(Saved entries)
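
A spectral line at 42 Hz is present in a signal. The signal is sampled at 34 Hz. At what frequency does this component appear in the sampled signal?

42 Hz mod fs = 8 Hz.
8 Hz ≤ fs/2 = 17 Hz, appears at 8 Hz.

8 Hz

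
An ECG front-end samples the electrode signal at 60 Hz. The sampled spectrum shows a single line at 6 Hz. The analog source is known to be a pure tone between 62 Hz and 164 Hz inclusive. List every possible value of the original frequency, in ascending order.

66 Hz, 114 Hz, 126 Hz

Frequencies that alias to 6 Hz are k·fs ± 6 Hz for integer k ≥ 0.
k=0: 6 Hz.
k=1: 54 Hz, 66 Hz.
k=2: 114 Hz, 126 Hz.
k=3: 174 Hz, 186 Hz.
Within [62 Hz, 164 Hz]: 66 Hz, 114 Hz, 126 Hz.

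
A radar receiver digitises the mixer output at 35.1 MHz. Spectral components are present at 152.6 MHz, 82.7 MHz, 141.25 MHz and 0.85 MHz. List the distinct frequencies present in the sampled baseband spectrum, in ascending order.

0.85 MHz, 12.2 MHz, 12.5 MHz

fs/2 = 17.55 MHz.
152.6 MHz mod fs = 12.2 MHz.
12.2 MHz ≤ fs/2 = 17.55 MHz, appears at 12.2 MHz.
82.7 MHz mod fs = 12.5 MHz.
12.5 MHz ≤ fs/2 = 17.55 MHz, appears at 12.5 MHz.
141.25 MHz mod fs = 0.85 MHz.
0.85 MHz ≤ fs/2 = 17.55 MHz, appears at 0.85 MHz.
0.85 MHz ≤ fs/2 = 17.55 MHz, passes unchanged.
Distinct values: {0.85 MHz, 12.2 MHz, 12.5 MHz}.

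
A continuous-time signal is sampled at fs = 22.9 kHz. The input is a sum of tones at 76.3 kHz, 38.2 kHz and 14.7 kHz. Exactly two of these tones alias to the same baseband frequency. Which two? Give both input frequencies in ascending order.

38.2 kHz, 76.3 kHz

fs/2 = 11.45 kHz.
76.3 kHz mod fs = 7.6 kHz.
7.6 kHz ≤ fs/2 = 11.45 kHz, appears at 7.6 kHz.
38.2 kHz mod fs = 15.3 kHz.
15.3 kHz > fs/2 = 11.45 kHz, folds to fs − 15.3 kHz = 7.6 kHz.
14.7 kHz > fs/2 = 11.45 kHz, folds to fs − 14.7 kHz = 8.2 kHz.
38.2 kHz and 76.3 kHz both map to 7.6 kHz.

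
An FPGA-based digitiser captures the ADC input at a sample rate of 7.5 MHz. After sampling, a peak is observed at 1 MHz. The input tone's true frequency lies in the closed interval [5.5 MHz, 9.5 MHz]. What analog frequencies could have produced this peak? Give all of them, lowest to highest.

6.5 MHz, 8.5 MHz

Frequencies that alias to 1 MHz are k·fs ± 1 MHz for integer k ≥ 0.
k=0: 1 MHz.
k=1: 6.5 MHz, 8.5 MHz.
k=2: 14 MHz, 16 MHz.
Within [5.5 MHz, 9.5 MHz]: 6.5 MHz, 8.5 MHz.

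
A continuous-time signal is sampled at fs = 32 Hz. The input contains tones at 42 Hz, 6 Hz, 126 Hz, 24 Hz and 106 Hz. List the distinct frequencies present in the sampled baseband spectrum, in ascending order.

2 Hz, 6 Hz, 8 Hz, 10 Hz

fs/2 = 16 Hz.
42 Hz mod fs = 10 Hz.
10 Hz ≤ fs/2 = 16 Hz, appears at 10 Hz.
6 Hz ≤ fs/2 = 16 Hz, passes unchanged.
126 Hz mod fs = 30 Hz.
30 Hz > fs/2 = 16 Hz, folds to fs − 30 Hz = 2 Hz.
24 Hz > fs/2 = 16 Hz, folds to fs − 24 Hz = 8 Hz.
106 Hz mod fs = 10 Hz.
10 Hz ≤ fs/2 = 16 Hz, appears at 10 Hz.
Distinct values: {2 Hz, 6 Hz, 8 Hz, 10 Hz}.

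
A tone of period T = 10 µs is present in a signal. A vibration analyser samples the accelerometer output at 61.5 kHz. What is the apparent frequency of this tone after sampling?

23 kHz

T = 10 µs → f = 1/T = 100 kHz.
100 kHz mod fs = 38.5 kHz.
38.5 kHz > fs/2 = 30.75 kHz, folds to fs − 38.5 kHz = 23 kHz.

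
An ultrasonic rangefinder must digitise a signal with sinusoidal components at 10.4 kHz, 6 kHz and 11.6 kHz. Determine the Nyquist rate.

23.2 kHz

Highest-frequency component: 11.6 kHz.
Nyquist rate = 2 × 11.6 kHz = 23.2 kHz.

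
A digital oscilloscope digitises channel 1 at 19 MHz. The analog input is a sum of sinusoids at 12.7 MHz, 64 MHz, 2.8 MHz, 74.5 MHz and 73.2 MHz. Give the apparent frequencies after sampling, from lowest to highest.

fs/2 = 9.5 MHz.
12.7 MHz > fs/2 = 9.5 MHz, folds to fs − 12.7 MHz = 6.3 MHz.
64 MHz mod fs = 7 MHz.
7 MHz ≤ fs/2 = 9.5 MHz, appears at 7 MHz.
2.8 MHz ≤ fs/2 = 9.5 MHz, passes unchanged.
74.5 MHz mod fs = 17.5 MHz.
17.5 MHz > fs/2 = 9.5 MHz, folds to fs − 17.5 MHz = 1.5 MHz.
73.2 MHz mod fs = 16.2 MHz.
16.2 MHz > fs/2 = 9.5 MHz, folds to fs − 16.2 MHz = 2.8 MHz.
Distinct values: {1.5 MHz, 2.8 MHz, 6.3 MHz, 7 MHz}.

1.5 MHz, 2.8 MHz, 6.3 MHz, 7 MHz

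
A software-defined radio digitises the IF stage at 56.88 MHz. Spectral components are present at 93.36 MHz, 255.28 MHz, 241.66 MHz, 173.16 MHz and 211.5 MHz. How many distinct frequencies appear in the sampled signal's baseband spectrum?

fs/2 = 28.44 MHz.
93.36 MHz mod fs = 36.48 MHz.
36.48 MHz > fs/2 = 28.44 MHz, folds to fs − 36.48 MHz = 20.4 MHz.
255.28 MHz mod fs = 27.76 MHz.
27.76 MHz ≤ fs/2 = 28.44 MHz, appears at 27.76 MHz.
241.66 MHz mod fs = 14.14 MHz.
14.14 MHz ≤ fs/2 = 28.44 MHz, appears at 14.14 MHz.
173.16 MHz mod fs = 2.52 MHz.
2.52 MHz ≤ fs/2 = 28.44 MHz, appears at 2.52 MHz.
211.5 MHz mod fs = 40.86 MHz.
40.86 MHz > fs/2 = 28.44 MHz, folds to fs − 40.86 MHz = 16.02 MHz.
Distinct values: {2.52 MHz, 14.14 MHz, 16.02 MHz, 20.4 MHz, 27.76 MHz} → 5.

5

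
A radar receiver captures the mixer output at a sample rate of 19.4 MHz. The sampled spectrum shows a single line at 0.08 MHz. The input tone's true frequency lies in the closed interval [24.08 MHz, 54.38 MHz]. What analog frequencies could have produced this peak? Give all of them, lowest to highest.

38.72 MHz, 38.88 MHz

Frequencies that alias to 0.08 MHz are k·fs ± 0.08 MHz for integer k ≥ 0.
k=0: 0.08 MHz.
k=1: 19.32 MHz, 19.48 MHz.
k=2: 38.72 MHz, 38.88 MHz.
k=3: 58.12 MHz, 58.28 MHz.
Within [24.08 MHz, 54.38 MHz]: 38.72 MHz, 38.88 MHz.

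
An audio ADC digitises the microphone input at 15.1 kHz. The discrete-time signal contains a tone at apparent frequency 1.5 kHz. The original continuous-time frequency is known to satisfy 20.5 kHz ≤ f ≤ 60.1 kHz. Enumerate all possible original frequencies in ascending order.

Frequencies that alias to 1.5 kHz are k·fs ± 1.5 kHz for integer k ≥ 0.
k=0: 1.5 kHz.
k=1: 13.6 kHz, 16.6 kHz.
k=2: 28.7 kHz, 31.7 kHz.
k=3: 43.8 kHz, 46.8 kHz.
k=4: 58.9 kHz, 61.9 kHz.
k=5: 74 kHz, 77 kHz.
Within [20.5 kHz, 60.1 kHz]: 28.7 kHz, 31.7 kHz, 43.8 kHz, 46.8 kHz, 58.9 kHz.

28.7 kHz, 31.7 kHz, 43.8 kHz, 46.8 kHz, 58.9 kHz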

What you will do: Transcribe exactly, starting at the line with "An audio ADC" and continuing through the last line of the data above; leave out all earlier lines.

Result for this exercise:
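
An audio ADC digitises the microphone input at 15.1 kHz. The discrete-time signal contains a tone at apparent frequency 1.5 kHz. The original continuous-time frequency is known to satisfy 20.5 kHz ≤ f ≤ 60.1 kHz. Enumerate all possible original frequencies in ascending order.

Frequencies that alias to 1.5 kHz are k·fs ± 1.5 kHz for integer k ≥ 0.
k=0: 1.5 kHz.
k=1: 13.6 kHz, 16.6 kHz.
k=2: 28.7 kHz, 31.7 kHz.
k=3: 43.8 kHz, 46.8 kHz.
k=4: 58.9 kHz, 61.9 kHz.
k=5: 74 kHz, 77 kHz.
Within [20.5 kHz, 60.1 kHz]: 28.7 kHz, 31.7 kHz, 43.8 kHz, 46.8 kHz, 58.9 kHz.

28.7 kHz, 31.7 kHz, 43.8 kHz, 46.8 kHz, 58.9 kHz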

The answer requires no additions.